- **Task description**
Your task is to copy the lines of the data below from the line holding "(d^4 + 6*d^3" through the line holding "Iteratively Factor: b^5", inclusive, exactly and with nothing added.

- **Supplied records**
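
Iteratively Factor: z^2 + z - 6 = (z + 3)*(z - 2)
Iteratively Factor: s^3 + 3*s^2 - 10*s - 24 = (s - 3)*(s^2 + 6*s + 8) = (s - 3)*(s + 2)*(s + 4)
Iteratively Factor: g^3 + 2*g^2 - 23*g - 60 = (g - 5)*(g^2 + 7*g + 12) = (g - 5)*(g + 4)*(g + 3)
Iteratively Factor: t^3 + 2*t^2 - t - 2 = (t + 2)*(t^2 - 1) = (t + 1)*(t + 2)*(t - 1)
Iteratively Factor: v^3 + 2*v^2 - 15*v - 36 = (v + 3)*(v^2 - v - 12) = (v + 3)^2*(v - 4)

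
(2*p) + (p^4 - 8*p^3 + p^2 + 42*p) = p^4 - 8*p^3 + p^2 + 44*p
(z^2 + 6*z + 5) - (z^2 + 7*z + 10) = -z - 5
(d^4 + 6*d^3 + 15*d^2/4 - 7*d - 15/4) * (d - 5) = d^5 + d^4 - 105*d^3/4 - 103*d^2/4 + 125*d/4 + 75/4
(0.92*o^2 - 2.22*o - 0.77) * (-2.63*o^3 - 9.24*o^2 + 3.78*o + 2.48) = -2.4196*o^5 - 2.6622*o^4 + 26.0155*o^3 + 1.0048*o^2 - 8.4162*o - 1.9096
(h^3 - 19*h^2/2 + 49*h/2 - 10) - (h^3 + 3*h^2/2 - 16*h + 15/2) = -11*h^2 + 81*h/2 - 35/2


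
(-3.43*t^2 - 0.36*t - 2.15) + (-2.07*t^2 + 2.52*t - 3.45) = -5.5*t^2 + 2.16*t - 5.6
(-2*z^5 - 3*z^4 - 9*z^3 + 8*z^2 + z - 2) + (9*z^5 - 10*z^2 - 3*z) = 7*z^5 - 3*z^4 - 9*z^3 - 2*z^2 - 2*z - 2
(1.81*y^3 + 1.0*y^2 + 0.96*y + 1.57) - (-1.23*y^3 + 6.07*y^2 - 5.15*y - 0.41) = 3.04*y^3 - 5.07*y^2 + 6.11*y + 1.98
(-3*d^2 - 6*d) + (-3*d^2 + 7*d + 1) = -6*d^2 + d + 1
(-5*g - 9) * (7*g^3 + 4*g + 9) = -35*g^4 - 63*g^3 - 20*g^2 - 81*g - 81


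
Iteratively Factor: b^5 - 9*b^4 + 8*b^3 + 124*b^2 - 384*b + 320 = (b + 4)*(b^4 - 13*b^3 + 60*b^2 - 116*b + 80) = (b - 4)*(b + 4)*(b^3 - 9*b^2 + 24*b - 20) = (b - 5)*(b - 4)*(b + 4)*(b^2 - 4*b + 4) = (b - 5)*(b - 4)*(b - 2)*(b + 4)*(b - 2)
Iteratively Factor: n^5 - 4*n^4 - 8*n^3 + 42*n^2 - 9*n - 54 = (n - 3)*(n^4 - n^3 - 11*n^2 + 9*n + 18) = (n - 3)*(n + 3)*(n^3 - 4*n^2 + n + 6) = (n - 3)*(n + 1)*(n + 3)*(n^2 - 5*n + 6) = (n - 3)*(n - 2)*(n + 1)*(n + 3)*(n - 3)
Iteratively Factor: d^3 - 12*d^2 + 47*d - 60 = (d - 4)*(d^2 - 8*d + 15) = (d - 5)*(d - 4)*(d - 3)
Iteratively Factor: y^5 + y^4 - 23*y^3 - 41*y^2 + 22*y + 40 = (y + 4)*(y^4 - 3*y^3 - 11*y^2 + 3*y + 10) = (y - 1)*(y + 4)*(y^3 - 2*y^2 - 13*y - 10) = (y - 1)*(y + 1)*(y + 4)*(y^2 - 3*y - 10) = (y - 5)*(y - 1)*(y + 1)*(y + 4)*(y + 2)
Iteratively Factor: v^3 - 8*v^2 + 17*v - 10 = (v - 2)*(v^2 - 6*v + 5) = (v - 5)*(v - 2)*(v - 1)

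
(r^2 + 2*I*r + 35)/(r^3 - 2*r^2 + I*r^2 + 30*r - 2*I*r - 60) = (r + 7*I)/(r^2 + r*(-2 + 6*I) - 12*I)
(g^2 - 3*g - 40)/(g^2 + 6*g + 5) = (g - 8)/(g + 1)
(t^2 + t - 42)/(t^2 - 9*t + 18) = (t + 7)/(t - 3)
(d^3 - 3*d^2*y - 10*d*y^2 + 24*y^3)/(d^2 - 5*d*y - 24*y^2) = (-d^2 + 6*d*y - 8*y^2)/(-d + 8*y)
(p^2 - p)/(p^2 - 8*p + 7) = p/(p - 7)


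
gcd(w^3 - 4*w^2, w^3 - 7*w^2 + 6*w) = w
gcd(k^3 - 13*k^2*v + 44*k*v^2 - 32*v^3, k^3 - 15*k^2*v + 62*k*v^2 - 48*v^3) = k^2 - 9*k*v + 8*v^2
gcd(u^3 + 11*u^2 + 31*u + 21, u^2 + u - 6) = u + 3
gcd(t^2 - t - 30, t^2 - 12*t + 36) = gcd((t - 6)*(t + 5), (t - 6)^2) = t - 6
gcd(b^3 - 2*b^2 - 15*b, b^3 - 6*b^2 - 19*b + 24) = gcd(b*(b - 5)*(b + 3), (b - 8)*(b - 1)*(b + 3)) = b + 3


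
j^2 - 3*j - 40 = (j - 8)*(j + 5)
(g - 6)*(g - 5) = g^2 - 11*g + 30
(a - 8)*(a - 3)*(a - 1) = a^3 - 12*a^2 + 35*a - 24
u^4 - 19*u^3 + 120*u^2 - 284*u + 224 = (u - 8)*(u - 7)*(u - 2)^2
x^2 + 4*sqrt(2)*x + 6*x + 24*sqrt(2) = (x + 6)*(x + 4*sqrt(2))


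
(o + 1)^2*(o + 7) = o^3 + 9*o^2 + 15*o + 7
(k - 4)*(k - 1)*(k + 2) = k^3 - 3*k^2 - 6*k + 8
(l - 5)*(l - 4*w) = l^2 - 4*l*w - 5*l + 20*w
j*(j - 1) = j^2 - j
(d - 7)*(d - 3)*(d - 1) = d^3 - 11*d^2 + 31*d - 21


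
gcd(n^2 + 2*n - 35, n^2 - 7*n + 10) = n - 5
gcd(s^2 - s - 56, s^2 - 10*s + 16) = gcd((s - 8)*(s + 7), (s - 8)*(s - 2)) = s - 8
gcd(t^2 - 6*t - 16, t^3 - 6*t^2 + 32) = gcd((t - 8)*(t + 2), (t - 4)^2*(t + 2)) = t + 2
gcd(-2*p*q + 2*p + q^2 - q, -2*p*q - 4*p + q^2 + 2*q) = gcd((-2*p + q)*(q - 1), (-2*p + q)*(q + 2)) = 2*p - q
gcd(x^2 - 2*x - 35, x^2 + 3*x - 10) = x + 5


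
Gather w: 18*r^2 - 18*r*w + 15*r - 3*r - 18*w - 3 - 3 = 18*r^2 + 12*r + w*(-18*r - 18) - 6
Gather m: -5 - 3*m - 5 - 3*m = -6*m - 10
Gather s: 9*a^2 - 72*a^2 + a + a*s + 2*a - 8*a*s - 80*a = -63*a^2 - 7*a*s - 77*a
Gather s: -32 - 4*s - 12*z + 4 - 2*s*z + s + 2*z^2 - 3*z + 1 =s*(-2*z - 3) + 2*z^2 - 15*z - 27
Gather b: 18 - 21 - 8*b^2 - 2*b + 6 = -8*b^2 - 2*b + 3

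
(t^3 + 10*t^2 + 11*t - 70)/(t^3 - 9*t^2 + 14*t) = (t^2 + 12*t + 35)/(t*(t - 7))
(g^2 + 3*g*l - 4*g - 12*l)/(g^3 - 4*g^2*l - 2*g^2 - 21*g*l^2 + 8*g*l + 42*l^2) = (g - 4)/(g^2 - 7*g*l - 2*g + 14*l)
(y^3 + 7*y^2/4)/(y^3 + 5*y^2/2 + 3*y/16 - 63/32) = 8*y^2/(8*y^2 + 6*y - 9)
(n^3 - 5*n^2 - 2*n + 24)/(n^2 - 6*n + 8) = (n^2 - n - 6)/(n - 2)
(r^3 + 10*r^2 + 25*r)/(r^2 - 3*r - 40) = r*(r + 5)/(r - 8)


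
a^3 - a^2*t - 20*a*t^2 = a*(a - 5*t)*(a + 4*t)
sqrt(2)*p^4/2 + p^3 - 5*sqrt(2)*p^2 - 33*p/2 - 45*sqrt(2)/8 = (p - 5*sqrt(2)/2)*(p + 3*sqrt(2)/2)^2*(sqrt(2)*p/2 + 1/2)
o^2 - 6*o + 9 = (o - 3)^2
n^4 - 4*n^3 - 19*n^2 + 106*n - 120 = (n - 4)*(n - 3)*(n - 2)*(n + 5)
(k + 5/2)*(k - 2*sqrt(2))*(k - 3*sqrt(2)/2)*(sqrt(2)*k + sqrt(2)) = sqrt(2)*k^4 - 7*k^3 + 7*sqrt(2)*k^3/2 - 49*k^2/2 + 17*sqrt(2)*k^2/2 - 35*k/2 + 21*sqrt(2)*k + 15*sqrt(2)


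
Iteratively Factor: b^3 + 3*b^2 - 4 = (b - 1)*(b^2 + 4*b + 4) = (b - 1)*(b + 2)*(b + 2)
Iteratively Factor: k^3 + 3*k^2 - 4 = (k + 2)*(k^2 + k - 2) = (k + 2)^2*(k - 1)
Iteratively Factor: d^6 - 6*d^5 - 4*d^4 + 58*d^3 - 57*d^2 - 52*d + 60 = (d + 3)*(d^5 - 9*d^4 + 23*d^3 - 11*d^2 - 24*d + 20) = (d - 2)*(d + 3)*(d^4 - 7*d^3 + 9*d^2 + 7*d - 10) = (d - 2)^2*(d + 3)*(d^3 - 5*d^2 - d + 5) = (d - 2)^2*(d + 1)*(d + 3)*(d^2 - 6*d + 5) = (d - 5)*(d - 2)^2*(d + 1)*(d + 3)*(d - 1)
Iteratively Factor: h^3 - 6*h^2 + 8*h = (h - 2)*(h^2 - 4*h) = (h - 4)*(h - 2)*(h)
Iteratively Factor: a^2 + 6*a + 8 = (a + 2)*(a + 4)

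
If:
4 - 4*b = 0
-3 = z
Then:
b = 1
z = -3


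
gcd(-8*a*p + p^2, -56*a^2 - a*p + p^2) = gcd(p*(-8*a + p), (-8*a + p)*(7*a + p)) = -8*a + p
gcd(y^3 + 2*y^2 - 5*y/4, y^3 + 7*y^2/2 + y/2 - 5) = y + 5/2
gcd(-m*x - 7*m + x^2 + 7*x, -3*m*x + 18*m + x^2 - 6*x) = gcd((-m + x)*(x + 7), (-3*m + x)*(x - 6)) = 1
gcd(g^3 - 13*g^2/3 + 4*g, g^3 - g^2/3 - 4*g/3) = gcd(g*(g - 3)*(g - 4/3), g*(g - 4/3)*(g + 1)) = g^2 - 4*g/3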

- **Exercise output**
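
(d^4 + 6*d^3 + 15*d^2/4 - 7*d - 15/4) * (d - 5) = d^5 + d^4 - 105*d^3/4 - 103*d^2/4 + 125*d/4 + 75/4
(0.92*o^2 - 2.22*o - 0.77) * (-2.63*o^3 - 9.24*o^2 + 3.78*o + 2.48) = -2.4196*o^5 - 2.6622*o^4 + 26.0155*o^3 + 1.0048*o^2 - 8.4162*o - 1.9096
(h^3 - 19*h^2/2 + 49*h/2 - 10) - (h^3 + 3*h^2/2 - 16*h + 15/2) = -11*h^2 + 81*h/2 - 35/2


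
(-3.43*t^2 - 0.36*t - 2.15) + (-2.07*t^2 + 2.52*t - 3.45) = -5.5*t^2 + 2.16*t - 5.6
(-2*z^5 - 3*z^4 - 9*z^3 + 8*z^2 + z - 2) + (9*z^5 - 10*z^2 - 3*z) = 7*z^5 - 3*z^4 - 9*z^3 - 2*z^2 - 2*z - 2
(1.81*y^3 + 1.0*y^2 + 0.96*y + 1.57) - (-1.23*y^3 + 6.07*y^2 - 5.15*y - 0.41) = 3.04*y^3 - 5.07*y^2 + 6.11*y + 1.98
(-3*d^2 - 6*d) + (-3*d^2 + 7*d + 1) = -6*d^2 + d + 1
(-5*g - 9) * (7*g^3 + 4*g + 9) = -35*g^4 - 63*g^3 - 20*g^2 - 81*g - 81


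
Iteratively Factor: b^5 - 9*b^4 + 8*b^3 + 124*b^2 - 384*b + 320 = (b + 4)*(b^4 - 13*b^3 + 60*b^2 - 116*b + 80) = (b - 4)*(b + 4)*(b^3 - 9*b^2 + 24*b - 20) = (b - 5)*(b - 4)*(b + 4)*(b^2 - 4*b + 4) = (b - 5)*(b - 4)*(b - 2)*(b + 4)*(b - 2)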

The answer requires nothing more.